[Opening GIVEN DATA section]

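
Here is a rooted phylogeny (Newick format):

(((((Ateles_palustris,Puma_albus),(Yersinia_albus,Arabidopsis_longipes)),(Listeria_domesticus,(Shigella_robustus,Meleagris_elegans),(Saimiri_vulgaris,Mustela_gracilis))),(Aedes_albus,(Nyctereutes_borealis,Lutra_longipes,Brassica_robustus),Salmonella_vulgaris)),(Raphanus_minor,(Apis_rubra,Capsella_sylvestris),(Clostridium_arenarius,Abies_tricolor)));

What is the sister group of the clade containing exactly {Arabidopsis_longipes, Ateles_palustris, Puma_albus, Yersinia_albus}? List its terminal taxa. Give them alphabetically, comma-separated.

Listeria_domesticus, Meleagris_elegans, Mustela_gracilis, Saimiri_vulgaris, Shigella_robustus

The clade containing exactly {Arabidopsis_longipes, Ateles_palustris, Puma_albus, Yersinia_albus} attaches to the tree at the node subtending (((Ateles_palustris,Puma_albus),(Yersinia_albus,Arabidopsis_longipes)),(Listeria_domesticus,(Shigella_robustus,Meleagris_elegans),(Saimiri_vulgaris,Mustela_gracilis))).
The other lineage descending from that same node — the sister group — is (Listeria_domesticus,(Shigella_robustus,Meleagris_elegans),(Saimiri_vulgaris,Mustela_gracilis)); its 5 tips in alphabetical order are the answer.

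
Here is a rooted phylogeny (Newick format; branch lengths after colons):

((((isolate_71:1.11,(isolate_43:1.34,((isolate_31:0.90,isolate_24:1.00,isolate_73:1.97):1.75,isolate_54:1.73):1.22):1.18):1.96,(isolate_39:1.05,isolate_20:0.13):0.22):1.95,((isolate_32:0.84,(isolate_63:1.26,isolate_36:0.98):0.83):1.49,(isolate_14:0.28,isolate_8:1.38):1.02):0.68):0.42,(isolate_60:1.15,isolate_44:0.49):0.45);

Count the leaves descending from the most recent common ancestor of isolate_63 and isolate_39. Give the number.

The MRCA of isolate_63 and isolate_39 is the node subtending (((isolate_71,(isolate_43,((isolate_31,isolate_24,isolate_73),isolate_54))),(isolate_39,isolate_20)),((isolate_32,(isolate_63,isolate_36)),(isolate_14,isolate_8))).
That clade contains 13 terminal taxa: isolate_14, isolate_20, isolate_24, isolate_31, isolate_32, isolate_36, isolate_39, isolate_43, isolate_54, isolate_63, isolate_71, isolate_73, isolate_8.

13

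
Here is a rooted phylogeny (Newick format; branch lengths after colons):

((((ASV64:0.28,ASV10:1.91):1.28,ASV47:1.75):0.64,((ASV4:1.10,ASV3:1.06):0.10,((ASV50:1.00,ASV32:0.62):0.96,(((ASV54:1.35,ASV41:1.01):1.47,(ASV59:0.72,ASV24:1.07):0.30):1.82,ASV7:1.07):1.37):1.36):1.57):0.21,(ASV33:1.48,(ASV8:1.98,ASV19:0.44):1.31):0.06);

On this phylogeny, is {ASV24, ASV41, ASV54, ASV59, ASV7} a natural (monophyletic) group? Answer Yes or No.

The most recent common ancestor of these taxa subtends (((ASV54,ASV41),(ASV59,ASV24)),ASV7).
That clade has exactly 5 tips — every listed taxon and nothing else — so the group is monophyletic.

Yes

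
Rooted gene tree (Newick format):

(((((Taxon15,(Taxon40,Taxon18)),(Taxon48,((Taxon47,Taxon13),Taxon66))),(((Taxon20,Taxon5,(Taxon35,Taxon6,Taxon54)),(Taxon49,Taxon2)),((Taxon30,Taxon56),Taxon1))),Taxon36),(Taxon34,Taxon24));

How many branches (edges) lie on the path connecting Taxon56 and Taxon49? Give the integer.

The MRCA of Taxon56 and Taxon49 is the node subtending (((Taxon20,Taxon5,(Taxon35,Taxon6,Taxon54)),(Taxon49,Taxon2)),((Taxon30,Taxon56),Taxon1)).
From Taxon56 up to that node: 3 branches. From Taxon49 up to the same node: 3 branches. Total: 3 + 3 = 6.

6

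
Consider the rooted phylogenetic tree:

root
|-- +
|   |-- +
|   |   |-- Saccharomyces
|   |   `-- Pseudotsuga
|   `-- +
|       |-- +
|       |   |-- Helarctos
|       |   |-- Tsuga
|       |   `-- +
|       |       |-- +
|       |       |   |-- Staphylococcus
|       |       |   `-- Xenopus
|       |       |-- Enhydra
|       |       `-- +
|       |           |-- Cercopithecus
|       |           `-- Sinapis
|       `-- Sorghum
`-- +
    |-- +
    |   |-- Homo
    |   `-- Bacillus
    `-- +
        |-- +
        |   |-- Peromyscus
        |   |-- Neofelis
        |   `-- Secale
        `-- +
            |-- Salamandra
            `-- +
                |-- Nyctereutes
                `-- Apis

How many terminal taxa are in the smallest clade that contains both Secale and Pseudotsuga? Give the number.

18

The MRCA of Secale and Pseudotsuga is the root, so the clade is the entire tree.
That clade contains 18 terminal taxa: Apis, Bacillus, Cercopithecus, Enhydra, Helarctos, Homo, Neofelis, Nyctereutes, Peromyscus, Pseudotsuga, Saccharomyces, Salamandra, Secale, Sinapis, Sorghum, Staphylococcus, Tsuga, Xenopus.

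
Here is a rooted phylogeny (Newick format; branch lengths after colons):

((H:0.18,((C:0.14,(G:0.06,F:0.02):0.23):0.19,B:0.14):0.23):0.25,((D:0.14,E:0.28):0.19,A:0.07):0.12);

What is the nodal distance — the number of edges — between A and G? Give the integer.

7

The MRCA of A and G is the root of the tree.
From A up to that node: 2 branches. From G up to the same node: 5 branches. Total: 2 + 5 = 7.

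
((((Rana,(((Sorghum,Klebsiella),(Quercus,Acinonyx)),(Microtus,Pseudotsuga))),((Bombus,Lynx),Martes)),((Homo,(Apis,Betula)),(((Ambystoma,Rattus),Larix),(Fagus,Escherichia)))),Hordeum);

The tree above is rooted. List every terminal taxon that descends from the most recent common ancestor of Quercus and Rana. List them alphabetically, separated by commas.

Tracing Quercus: it sits inside (Quercus,Acinonyx).
Tracing Rana: it sits inside (Rana,(((Sorghum,Klebsiella),(Quercus,Acinonyx)),(Microtus,Pseudotsuga))).
The smallest clade enclosing both is (Rana,(((Sorghum,Klebsiella),(Quercus,Acinonyx)),(Microtus,Pseudotsuga))); the answer is its 7 terminal taxa in alphabetical order.

Acinonyx, Klebsiella, Microtus, Pseudotsuga, Quercus, Rana, Sorghum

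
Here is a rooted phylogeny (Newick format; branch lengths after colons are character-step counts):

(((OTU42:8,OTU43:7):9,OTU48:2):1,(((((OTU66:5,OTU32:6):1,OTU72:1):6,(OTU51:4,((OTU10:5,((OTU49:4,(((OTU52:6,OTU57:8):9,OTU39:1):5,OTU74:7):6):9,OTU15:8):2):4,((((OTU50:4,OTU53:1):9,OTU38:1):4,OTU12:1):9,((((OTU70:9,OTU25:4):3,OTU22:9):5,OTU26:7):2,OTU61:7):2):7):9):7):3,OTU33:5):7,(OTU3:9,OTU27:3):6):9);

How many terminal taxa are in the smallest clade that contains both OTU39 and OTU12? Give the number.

The MRCA of OTU39 and OTU12 is the node subtending ((OTU10,((OTU49,(((OTU52,OTU57),OTU39),OTU74)),OTU15)),((((OTU50,OTU53),OTU38),OTU12),((((OTU70,OTU25),OTU22),OTU26),OTU61))).
That clade contains 16 terminal taxa: OTU10, OTU12, OTU15, OTU22, OTU25, OTU26, OTU38, OTU39, OTU49, OTU50, OTU52, OTU53, OTU57, OTU61, OTU70, OTU74.

16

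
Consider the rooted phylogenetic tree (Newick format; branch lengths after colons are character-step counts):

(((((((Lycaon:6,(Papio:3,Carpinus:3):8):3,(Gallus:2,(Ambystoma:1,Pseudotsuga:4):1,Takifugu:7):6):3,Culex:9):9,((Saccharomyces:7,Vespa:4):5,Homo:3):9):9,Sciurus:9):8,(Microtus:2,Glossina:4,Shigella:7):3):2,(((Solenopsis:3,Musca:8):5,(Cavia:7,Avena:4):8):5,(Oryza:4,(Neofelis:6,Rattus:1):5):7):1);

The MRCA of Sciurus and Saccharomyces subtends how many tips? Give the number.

The MRCA of Sciurus and Saccharomyces is the node subtending (((((Lycaon,(Papio,Carpinus)),(Gallus,(Ambystoma,Pseudotsuga),Takifugu)),Culex),((Saccharomyces,Vespa),Homo)),Sciurus).
That clade contains 12 terminal taxa: Ambystoma, Carpinus, Culex, Gallus, Homo, Lycaon, Papio, Pseudotsuga, Saccharomyces, Sciurus, Takifugu, Vespa.

12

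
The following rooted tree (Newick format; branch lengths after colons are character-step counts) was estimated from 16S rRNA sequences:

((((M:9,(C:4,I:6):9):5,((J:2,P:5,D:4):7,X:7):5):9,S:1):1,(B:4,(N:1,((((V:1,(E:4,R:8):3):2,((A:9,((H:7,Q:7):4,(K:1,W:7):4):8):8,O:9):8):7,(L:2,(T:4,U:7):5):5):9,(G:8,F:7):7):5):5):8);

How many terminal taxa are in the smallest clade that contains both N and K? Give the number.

15

The MRCA of N and K is the node subtending (N,((((V,(E,R)),((A,((H,Q),(K,W))),O)),(L,(T,U))),(G,F))).
That clade contains 15 terminal taxa: A, E, F, G, H, K, L, N, O, Q, R, T, U, V, W.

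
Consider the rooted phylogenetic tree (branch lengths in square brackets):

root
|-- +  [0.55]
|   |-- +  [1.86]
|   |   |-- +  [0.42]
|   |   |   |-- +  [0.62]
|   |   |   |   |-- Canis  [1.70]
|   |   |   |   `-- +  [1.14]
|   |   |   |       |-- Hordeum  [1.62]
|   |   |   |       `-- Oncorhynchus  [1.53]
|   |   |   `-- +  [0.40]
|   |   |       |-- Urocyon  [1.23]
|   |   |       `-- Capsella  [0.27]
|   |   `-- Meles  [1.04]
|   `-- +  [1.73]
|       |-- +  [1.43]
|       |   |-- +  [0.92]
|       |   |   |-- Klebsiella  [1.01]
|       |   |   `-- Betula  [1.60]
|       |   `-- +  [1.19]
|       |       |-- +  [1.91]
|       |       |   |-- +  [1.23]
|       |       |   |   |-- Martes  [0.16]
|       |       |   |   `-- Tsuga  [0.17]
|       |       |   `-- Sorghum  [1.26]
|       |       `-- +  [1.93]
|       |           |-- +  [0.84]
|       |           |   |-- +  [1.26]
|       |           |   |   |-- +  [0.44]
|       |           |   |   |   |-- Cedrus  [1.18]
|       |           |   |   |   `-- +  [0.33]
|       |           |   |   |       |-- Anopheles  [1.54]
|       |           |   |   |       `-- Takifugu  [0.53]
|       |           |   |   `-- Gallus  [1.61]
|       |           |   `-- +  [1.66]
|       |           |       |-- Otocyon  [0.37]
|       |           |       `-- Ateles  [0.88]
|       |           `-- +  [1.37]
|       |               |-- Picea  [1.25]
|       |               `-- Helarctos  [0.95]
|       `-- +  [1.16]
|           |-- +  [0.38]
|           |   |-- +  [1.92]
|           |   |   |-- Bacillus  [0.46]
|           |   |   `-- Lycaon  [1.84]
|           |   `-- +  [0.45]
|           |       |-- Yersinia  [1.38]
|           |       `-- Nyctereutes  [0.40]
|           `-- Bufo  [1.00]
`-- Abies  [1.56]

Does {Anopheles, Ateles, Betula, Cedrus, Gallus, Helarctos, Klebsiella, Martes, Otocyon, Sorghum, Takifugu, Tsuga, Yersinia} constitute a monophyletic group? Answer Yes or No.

The MRCA of the listed taxa subtends (((Klebsiella,Betula),(((Martes,Tsuga),Sorghum),((((Cedrus,(Anopheles,Takifugu)),Gallus),(Otocyon,Ateles)),(Picea,Helarctos)))),(((Bacillus,Lycaon),(Yersinia,Nyctereutes)),Bufo)).
That clade also contains Bacillus, Bufo, Lycaon, Nyctereutes, Picea, which are not in the proposed group, so the group is not monophyletic.

No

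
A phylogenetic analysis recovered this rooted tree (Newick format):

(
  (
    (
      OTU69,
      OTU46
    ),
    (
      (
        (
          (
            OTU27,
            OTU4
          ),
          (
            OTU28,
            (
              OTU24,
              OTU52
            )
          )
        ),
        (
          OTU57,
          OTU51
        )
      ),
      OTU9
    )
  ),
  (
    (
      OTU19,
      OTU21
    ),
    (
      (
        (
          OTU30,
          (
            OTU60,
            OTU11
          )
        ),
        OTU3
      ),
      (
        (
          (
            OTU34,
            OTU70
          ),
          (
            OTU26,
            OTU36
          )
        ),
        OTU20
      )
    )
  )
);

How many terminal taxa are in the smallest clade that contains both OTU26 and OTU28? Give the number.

21

The MRCA of OTU26 and OTU28 is the root, so the clade is the entire tree.
That clade contains 21 terminal taxa: OTU11, OTU19, OTU20, OTU21, OTU24, OTU26, OTU27, OTU28, OTU3, OTU30, OTU34, OTU36, OTU4, OTU46, OTU51, OTU52, OTU57, OTU60, OTU69, OTU70, OTU9.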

[Closing GIVEN DATA section]

> TASK DESCRIPTION:
Your task is to collect every line above that contains the word "counts".

> SOLUTION BELOW:
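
Here is a rooted phylogeny (Newick format; branch lengths after colons are character-step counts):
Consider the rooted phylogenetic tree (Newick format; branch lengths after colons are character-step counts):
The following rooted tree (Newick format; branch lengths after colons are character-step counts) was estimated from 16S rRNA sequences: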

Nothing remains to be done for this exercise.